= To do =
Set the data down once more, exactly as it is written.

= Supplied material =

•••

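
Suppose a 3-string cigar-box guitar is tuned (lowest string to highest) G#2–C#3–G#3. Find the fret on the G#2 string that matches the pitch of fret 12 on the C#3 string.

C#3 at fret 12 is C#3 + 12 semitones = C#4.
The open G#2 string is 5 semitones below the open C#3, so the same pitch on the G#2 string lies at fret 12 + 5 = 17.

17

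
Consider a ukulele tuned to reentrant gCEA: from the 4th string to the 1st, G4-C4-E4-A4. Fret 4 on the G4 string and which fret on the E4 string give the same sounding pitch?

Fret 4 on G4 is MIDI 67 + 4 = 71 (B4). On the E4 string (open MIDI 64), that pitch is 71 − 64 = fret 7.

7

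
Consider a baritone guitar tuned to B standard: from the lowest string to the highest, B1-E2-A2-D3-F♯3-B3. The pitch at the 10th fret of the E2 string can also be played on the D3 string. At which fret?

E2 at fret 10 is E2 + 10 semitones = D3.
The open D3 string is 10 semitones above the open E2, so the same pitch on the D3 string lies at fret 10 − 10 = 0.

0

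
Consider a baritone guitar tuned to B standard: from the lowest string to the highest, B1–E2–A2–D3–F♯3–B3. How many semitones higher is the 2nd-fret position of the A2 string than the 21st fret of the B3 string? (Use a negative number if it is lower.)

A2 at fret 2 → B2 (MIDI 47); B3 at fret 21 → G♯5 (MIDI 80).
47 − 80 = -33, so the two pitches are 33 semitones apart.

-33 semitones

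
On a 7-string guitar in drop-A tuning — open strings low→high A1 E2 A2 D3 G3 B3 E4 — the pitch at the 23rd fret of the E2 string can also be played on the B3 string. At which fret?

Fret 23 on E2 is MIDI 40 + 23 = 63 (D#4). On the B3 string (open MIDI 59), that pitch is 63 − 59 = fret 4.

4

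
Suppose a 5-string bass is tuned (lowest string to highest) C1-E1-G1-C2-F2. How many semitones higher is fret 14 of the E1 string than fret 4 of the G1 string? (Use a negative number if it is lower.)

E1 at fret 14 → Gb2 (MIDI 42); G1 at fret 4 → B1 (MIDI 35).
42 − 35 = 7, so the two pitches are 7 semitones apart.

7 semitones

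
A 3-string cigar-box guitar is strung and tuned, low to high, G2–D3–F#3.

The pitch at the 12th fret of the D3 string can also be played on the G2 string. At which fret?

19

Fret 12 on D3 is MIDI 50 + 12 = 62 (D4). On the G2 string (open MIDI 43), that pitch is 62 − 43 = fret 19.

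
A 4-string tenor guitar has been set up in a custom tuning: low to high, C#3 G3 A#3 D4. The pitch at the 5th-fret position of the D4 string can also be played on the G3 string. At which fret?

12

D4 at fret 5 is D4 + 5 semitones = G4.
The open G3 string is 7 semitones below the open D4, so the same pitch on the G3 string lies at fret 5 + 7 = 12.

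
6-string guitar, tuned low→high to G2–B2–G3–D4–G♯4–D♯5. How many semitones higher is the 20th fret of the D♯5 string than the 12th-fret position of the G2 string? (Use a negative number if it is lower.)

40 semitones

D♯5 at fret 20 → B6 (MIDI 95); G2 at fret 12 → G3 (MIDI 55).
95 − 55 = 40, so the two pitches are 40 semitones apart.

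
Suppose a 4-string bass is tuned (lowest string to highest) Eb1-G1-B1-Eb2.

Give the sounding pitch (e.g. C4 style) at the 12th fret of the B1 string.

B1 is MIDI 35. Adding 12 gives 47, which is B2.

B2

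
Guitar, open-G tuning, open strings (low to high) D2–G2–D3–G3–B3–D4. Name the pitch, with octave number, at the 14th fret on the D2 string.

E3

The open D2 string plus 14 semitones: D–D#–E–F–…–D–D#–E.
The walk passes from B into C once, so the octave number goes from 2 to 3.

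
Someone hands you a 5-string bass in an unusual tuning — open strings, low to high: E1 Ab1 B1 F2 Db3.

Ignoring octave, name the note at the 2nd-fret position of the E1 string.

Gb

The open E1 string plus 2 semitones: E–F–Gb.
(Equivalently spelled F#.)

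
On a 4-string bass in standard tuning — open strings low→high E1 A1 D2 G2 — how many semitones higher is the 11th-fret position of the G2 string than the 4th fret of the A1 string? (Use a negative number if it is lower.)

17 semitones

G2 at fret 11 → F#3 (MIDI 54); A1 at fret 4 → C#2 (MIDI 37).
54 − 37 = 17, so the two pitches are 17 semitones apart.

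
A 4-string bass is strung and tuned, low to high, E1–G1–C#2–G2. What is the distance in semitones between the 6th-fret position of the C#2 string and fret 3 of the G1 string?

9 semitones

C#2 at fret 6 → G2 (MIDI 43); G1 at fret 3 → A#1 (MIDI 34).
43 − 34 = 9, so the two pitches are 9 semitones apart, with G2 the higher.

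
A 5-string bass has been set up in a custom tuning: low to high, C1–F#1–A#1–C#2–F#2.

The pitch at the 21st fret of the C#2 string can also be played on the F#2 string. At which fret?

Fret 21 on C#2 is MIDI 37 + 21 = 58 (A#3). On the F#2 string (open MIDI 42), that pitch is 58 − 42 = fret 16.

16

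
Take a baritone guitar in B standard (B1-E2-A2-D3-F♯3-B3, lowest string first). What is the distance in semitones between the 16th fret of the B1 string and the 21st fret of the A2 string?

15 semitones

B1 at fret 16 → D♯3 (MIDI 51); A2 at fret 21 → F♯4 (MIDI 66).
51 − 66 = -15, so the two pitches are 15 semitones apart, with F♯4 the higher.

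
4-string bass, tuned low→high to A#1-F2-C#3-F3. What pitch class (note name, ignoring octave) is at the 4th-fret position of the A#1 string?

D

A#1 is MIDI 34. Adding 4 gives 38; 38 mod 12 = 2, i.e. D.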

•••

= Answer for the task =
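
Suppose a 3-string cigar-box guitar is tuned (lowest string to highest) G#2–C#3–G#3. Find the fret on the G#2 string that matches the pitch of fret 12 on the C#3 string.

C#3 at fret 12 is C#3 + 12 semitones = C#4.
The open G#2 string is 5 semitones below the open C#3, so the same pitch on the G#2 string lies at fret 12 + 5 = 17.

17

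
Consider a ukulele tuned to reentrant gCEA: from the 4th string to the 1st, G4-C4-E4-A4. Fret 4 on the G4 string and which fret on the E4 string give the same sounding pitch?

Fret 4 on G4 is MIDI 67 + 4 = 71 (B4). On the E4 string (open MIDI 64), that pitch is 71 − 64 = fret 7.

7

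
Consider a baritone guitar tuned to B standard: from the lowest string to the highest, B1-E2-A2-D3-F♯3-B3. The pitch at the 10th fret of the E2 string can also be played on the D3 string. At which fret?

E2 at fret 10 is E2 + 10 semitones = D3.
The open D3 string is 10 semitones above the open E2, so the same pitch on the D3 string lies at fret 10 − 10 = 0.

0

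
Consider a baritone guitar tuned to B standard: from the lowest string to the highest, B1–E2–A2–D3–F♯3–B3. How many semitones higher is the 2nd-fret position of the A2 string than the 21st fret of the B3 string? (Use a negative number if it is lower.)

A2 at fret 2 → B2 (MIDI 47); B3 at fret 21 → G♯5 (MIDI 80).
47 − 80 = -33, so the two pitches are 33 semitones apart.

-33 semitones

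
On a 7-string guitar in drop-A tuning — open strings low→high A1 E2 A2 D3 G3 B3 E4 — the pitch at the 23rd fret of the E2 string can also be played on the B3 string. At which fret?

Fret 23 on E2 is MIDI 40 + 23 = 63 (D#4). On the B3 string (open MIDI 59), that pitch is 63 − 59 = fret 4.

4

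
Suppose a 5-string bass is tuned (lowest string to highest) C1-E1-G1-C2-F2. How many semitones higher is fret 14 of the E1 string than fret 4 of the G1 string? (Use a negative number if it is lower.)

E1 at fret 14 → Gb2 (MIDI 42); G1 at fret 4 → B1 (MIDI 35).
42 − 35 = 7, so the two pitches are 7 semitones apart.

7 semitones

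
A 3-string cigar-box guitar is strung and tuned, low to high, G2–D3–F#3.

The pitch at the 12th fret of the D3 string can also be played on the G2 string. At which fret?

19

Fret 12 on D3 is MIDI 50 + 12 = 62 (D4). On the G2 string (open MIDI 43), that pitch is 62 − 43 = fret 19.

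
A 4-string tenor guitar has been set up in a custom tuning: low to high, C#3 G3 A#3 D4. The pitch at the 5th-fret position of the D4 string can also be played on the G3 string. At which fret?

12

D4 at fret 5 is D4 + 5 semitones = G4.
The open G3 string is 7 semitones below the open D4, so the same pitch on the G3 string lies at fret 5 + 7 = 12.

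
6-string guitar, tuned low→high to G2–B2–G3–D4–G♯4–D♯5. How many semitones higher is the 20th fret of the D♯5 string than the 12th-fret position of the G2 string? (Use a negative number if it is lower.)

40 semitones

D♯5 at fret 20 → B6 (MIDI 95); G2 at fret 12 → G3 (MIDI 55).
95 − 55 = 40, so the two pitches are 40 semitones apart.

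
Suppose a 4-string bass is tuned (lowest string to highest) Eb1-G1-B1-Eb2.

Give the sounding pitch (e.g. C4 style) at the 12th fret of the B1 string.

B1 is MIDI 35. Adding 12 gives 47, which is B2.

B2

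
Guitar, open-G tuning, open strings (low to high) D2–G2–D3–G3–B3–D4. Name the pitch, with octave number, at the 14th fret on the D2 string.

E3

The open D2 string plus 14 semitones: D–D#–E–F–…–D–D#–E.
The walk passes from B into C once, so the octave number goes from 2 to 3.

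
Someone hands you a 5-string bass in an unusual tuning — open strings, low to high: E1 Ab1 B1 F2 Db3.

Ignoring octave, name the note at the 2nd-fret position of the E1 string.

Gb

The open E1 string plus 2 semitones: E–F–Gb.
(Equivalently spelled F#.)

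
On a 4-string bass in standard tuning — open strings low→high E1 A1 D2 G2 — how many semitones higher is the 11th-fret position of the G2 string than the 4th fret of the A1 string? (Use a negative number if it is lower.)

17 semitones

G2 at fret 11 → F#3 (MIDI 54); A1 at fret 4 → C#2 (MIDI 37).
54 − 37 = 17, so the two pitches are 17 semitones apart.

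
A 4-string bass is strung and tuned, low to high, E1–G1–C#2–G2. What is the distance in semitones between the 6th-fret position of the C#2 string and fret 3 of the G1 string?

9 semitones

C#2 at fret 6 → G2 (MIDI 43); G1 at fret 3 → A#1 (MIDI 34).
43 − 34 = 9, so the two pitches are 9 semitones apart, with G2 the higher.

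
A 5-string bass has been set up in a custom tuning: low to high, C1–F#1–A#1–C#2–F#2.

The pitch at the 21st fret of the C#2 string can also be played on the F#2 string. At which fret?

Fret 21 on C#2 is MIDI 37 + 21 = 58 (A#3). On the F#2 string (open MIDI 42), that pitch is 58 − 42 = fret 16.

16

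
Take a baritone guitar in B standard (B1-E2-A2-D3-F♯3-B3, lowest string first). What is the distance in semitones between the 16th fret of the B1 string and the 21st fret of the A2 string?

15 semitones

B1 at fret 16 → D♯3 (MIDI 51); A2 at fret 21 → F♯4 (MIDI 66).
51 − 66 = -15, so the two pitches are 15 semitones apart, with F♯4 the higher.

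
4-string bass, tuned low→high to A#1-F2-C#3-F3. What pitch class (note name, ignoring octave) is at the 4th-fret position of the A#1 string?

D

A#1 is MIDI 34. Adding 4 gives 38; 38 mod 12 = 2, i.e. D.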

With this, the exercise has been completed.